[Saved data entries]
= Beginning of Section =

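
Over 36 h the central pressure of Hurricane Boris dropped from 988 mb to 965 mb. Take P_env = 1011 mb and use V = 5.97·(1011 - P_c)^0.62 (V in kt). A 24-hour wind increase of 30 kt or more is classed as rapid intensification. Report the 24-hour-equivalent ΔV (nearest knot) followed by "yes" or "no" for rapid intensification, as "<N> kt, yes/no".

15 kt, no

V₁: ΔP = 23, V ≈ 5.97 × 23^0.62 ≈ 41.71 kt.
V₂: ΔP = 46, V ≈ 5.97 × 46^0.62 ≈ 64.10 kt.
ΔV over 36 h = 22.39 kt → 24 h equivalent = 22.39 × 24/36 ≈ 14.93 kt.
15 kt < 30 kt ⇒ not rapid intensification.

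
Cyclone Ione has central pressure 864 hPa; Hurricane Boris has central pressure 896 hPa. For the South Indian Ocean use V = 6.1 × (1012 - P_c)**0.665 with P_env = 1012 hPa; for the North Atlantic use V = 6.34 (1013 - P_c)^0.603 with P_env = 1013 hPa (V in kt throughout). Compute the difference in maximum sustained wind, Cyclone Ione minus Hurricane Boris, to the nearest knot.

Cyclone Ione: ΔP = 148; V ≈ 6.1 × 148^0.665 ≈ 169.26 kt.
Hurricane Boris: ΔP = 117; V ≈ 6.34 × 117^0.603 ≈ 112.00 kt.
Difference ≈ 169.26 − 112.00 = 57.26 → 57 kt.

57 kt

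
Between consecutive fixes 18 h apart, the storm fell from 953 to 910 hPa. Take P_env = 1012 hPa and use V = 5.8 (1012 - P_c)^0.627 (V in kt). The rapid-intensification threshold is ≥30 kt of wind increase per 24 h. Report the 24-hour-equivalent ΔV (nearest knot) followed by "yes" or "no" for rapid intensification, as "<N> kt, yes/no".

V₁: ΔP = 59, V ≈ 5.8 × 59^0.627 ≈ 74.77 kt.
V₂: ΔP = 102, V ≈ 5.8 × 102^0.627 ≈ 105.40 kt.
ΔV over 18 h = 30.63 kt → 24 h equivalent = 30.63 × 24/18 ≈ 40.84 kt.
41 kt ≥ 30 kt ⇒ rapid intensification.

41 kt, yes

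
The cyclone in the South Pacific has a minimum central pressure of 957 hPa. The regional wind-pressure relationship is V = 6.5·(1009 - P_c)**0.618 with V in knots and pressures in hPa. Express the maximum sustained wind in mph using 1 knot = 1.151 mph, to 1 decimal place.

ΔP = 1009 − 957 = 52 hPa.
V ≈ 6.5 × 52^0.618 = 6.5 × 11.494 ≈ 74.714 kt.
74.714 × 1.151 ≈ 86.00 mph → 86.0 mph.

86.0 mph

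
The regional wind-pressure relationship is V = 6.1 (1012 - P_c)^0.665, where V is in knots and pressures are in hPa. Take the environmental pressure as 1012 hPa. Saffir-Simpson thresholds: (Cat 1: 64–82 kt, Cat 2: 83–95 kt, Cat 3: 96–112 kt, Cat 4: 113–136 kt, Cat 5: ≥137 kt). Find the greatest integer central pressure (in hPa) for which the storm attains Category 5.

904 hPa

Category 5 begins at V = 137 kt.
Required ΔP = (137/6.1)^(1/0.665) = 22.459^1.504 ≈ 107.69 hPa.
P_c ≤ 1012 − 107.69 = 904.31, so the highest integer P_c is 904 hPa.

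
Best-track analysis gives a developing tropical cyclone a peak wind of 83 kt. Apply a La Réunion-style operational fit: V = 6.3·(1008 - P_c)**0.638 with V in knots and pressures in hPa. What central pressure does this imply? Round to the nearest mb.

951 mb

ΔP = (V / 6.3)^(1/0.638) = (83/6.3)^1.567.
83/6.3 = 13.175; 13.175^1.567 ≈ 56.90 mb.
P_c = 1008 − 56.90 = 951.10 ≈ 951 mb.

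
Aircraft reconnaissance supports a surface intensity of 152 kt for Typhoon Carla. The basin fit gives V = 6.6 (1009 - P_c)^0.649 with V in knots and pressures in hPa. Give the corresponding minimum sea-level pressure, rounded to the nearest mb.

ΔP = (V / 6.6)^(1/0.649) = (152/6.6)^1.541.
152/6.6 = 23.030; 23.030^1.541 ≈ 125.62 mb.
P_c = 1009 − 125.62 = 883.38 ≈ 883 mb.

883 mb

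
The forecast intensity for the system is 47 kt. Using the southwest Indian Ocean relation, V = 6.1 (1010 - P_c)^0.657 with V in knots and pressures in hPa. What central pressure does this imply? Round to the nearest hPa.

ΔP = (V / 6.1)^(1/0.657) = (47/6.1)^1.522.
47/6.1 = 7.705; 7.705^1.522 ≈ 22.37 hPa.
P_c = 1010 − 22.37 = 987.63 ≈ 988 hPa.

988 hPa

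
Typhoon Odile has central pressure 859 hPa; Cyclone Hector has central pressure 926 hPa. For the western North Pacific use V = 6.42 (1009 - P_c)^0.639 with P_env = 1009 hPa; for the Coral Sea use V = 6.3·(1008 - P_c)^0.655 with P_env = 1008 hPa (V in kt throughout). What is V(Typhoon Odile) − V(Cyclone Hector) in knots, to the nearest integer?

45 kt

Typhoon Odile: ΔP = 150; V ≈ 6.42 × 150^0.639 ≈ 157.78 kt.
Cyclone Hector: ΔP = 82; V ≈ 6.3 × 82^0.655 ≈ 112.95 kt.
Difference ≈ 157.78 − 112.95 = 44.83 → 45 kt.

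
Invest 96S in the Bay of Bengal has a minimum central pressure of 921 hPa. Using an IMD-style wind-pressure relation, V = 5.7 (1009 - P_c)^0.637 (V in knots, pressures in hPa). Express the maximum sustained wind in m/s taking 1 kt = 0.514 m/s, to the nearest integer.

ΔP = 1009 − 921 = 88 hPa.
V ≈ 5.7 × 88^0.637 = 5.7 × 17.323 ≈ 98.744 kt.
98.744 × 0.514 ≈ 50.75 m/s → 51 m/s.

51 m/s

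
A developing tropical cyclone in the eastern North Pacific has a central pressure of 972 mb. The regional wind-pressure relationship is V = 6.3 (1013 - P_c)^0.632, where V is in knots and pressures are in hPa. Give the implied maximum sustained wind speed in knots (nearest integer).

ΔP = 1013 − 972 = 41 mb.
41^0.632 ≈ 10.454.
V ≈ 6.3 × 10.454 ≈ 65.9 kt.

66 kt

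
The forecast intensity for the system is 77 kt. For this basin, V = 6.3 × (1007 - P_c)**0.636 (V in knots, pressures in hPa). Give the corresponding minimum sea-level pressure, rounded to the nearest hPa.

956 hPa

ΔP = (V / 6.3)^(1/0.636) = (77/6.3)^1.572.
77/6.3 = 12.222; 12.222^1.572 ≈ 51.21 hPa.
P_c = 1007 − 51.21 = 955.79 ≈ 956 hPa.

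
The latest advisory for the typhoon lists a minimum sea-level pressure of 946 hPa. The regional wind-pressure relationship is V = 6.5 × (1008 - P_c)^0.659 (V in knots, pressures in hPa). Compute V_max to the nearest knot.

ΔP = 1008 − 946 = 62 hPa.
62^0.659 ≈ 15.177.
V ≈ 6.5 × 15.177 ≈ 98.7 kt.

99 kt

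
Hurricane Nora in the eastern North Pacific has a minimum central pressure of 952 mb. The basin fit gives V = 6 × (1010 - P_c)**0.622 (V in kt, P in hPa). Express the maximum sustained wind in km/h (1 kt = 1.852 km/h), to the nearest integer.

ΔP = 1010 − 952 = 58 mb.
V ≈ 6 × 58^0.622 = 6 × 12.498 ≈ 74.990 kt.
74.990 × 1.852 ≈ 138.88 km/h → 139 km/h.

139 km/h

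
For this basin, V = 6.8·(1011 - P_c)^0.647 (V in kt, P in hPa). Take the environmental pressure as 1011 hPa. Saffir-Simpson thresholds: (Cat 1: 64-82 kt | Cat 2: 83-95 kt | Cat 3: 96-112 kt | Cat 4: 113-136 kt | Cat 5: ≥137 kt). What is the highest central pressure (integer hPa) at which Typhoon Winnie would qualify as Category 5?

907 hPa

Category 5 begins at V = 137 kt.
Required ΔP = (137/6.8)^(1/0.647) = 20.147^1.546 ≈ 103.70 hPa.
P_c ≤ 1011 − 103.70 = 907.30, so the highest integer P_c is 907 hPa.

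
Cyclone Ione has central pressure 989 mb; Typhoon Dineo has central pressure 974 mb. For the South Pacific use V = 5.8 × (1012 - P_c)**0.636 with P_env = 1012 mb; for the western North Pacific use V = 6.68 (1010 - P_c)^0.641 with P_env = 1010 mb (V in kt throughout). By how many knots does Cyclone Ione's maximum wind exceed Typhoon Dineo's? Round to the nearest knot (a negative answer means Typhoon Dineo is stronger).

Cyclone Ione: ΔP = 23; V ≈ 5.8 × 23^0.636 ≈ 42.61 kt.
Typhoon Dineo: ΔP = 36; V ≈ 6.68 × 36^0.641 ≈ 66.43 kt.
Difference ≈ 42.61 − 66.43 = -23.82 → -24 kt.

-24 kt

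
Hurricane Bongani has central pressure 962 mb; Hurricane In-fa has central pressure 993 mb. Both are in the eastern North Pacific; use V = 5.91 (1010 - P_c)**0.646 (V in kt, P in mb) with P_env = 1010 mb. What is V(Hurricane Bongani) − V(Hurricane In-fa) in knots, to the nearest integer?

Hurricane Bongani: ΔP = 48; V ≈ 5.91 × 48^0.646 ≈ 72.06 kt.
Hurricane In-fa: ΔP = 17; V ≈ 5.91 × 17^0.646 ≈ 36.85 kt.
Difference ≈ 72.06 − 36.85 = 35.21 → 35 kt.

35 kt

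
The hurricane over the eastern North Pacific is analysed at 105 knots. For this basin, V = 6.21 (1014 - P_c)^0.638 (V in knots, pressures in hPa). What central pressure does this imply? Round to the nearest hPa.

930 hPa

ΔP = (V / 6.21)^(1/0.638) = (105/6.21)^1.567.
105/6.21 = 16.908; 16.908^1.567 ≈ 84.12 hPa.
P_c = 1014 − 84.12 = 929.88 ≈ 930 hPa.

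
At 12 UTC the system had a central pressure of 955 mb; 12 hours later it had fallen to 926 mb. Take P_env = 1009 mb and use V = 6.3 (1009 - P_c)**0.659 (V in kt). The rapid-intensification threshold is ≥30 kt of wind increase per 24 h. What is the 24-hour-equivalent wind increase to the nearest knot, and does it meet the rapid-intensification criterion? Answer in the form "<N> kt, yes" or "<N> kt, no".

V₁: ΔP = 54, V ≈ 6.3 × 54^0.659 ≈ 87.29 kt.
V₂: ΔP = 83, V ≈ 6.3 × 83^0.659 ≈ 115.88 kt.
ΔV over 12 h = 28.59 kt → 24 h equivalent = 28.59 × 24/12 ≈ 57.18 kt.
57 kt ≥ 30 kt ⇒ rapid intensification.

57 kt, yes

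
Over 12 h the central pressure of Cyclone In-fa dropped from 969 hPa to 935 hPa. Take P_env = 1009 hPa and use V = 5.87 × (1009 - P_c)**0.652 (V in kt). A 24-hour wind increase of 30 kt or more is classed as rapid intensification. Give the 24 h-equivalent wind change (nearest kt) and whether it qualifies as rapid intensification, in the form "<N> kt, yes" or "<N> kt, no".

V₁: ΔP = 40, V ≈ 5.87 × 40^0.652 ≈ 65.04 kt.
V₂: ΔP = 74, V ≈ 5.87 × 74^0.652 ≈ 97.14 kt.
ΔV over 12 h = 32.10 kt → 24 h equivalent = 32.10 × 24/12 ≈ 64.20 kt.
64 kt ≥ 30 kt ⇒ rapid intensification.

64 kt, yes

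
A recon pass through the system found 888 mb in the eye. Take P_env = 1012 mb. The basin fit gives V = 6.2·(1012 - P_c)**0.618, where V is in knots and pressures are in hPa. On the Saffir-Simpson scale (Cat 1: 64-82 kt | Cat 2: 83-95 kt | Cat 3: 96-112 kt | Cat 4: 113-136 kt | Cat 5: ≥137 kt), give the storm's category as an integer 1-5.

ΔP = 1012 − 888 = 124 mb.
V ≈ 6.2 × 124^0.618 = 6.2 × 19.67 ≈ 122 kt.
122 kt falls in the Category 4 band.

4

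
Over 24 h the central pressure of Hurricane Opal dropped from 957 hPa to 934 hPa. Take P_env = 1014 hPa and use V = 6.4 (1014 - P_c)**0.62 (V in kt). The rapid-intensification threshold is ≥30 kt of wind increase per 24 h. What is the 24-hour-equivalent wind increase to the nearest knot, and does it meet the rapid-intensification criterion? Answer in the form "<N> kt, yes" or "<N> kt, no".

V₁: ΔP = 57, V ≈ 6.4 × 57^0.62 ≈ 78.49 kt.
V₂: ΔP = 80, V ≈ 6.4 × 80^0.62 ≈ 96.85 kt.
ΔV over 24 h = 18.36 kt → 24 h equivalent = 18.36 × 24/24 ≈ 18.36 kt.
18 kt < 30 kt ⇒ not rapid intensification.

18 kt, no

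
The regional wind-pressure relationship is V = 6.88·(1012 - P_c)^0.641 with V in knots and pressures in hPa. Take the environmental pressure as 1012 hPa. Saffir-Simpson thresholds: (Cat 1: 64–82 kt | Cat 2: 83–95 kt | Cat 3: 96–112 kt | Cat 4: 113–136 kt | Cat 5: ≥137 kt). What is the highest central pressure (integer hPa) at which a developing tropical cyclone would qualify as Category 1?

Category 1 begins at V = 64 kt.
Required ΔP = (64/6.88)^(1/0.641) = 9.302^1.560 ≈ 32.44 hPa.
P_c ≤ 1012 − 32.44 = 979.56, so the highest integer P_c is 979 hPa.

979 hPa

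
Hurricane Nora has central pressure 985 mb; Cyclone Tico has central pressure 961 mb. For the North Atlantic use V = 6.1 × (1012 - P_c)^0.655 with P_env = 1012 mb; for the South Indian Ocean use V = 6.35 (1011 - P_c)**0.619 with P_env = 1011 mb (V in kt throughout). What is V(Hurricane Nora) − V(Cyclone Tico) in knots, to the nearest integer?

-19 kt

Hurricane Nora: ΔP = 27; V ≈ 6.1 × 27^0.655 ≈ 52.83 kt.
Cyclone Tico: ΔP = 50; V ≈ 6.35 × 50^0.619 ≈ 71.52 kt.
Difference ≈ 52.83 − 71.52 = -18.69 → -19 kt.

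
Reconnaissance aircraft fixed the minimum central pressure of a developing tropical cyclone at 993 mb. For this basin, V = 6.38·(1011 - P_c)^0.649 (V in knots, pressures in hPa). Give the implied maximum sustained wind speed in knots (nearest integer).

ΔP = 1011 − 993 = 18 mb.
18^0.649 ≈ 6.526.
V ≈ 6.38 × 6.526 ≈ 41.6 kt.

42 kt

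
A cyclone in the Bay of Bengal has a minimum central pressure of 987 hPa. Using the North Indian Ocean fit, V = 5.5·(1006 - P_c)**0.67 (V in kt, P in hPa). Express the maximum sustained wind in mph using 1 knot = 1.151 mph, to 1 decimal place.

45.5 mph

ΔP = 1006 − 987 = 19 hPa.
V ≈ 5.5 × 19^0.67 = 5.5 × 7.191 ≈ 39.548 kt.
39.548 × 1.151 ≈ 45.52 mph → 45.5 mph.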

= End of Section =

[PROMPT]
Please provide an exact transcription of each line from the one holding "A cyclone in" through the final line of the data above.

[WRITTEN ANSWER]
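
A cyclone in the Bay of Bengal has a minimum central pressure of 987 hPa. Using the North Indian Ocean fit, V = 5.5·(1006 - P_c)**0.67 (V in kt, P in hPa). Express the maximum sustained wind in mph using 1 knot = 1.151 mph, to 1 decimal place.

45.5 mph

ΔP = 1006 − 987 = 19 hPa.
V ≈ 5.5 × 19^0.67 = 5.5 × 7.191 ≈ 39.548 kt.
39.548 × 1.151 ≈ 45.52 mph → 45.5 mph.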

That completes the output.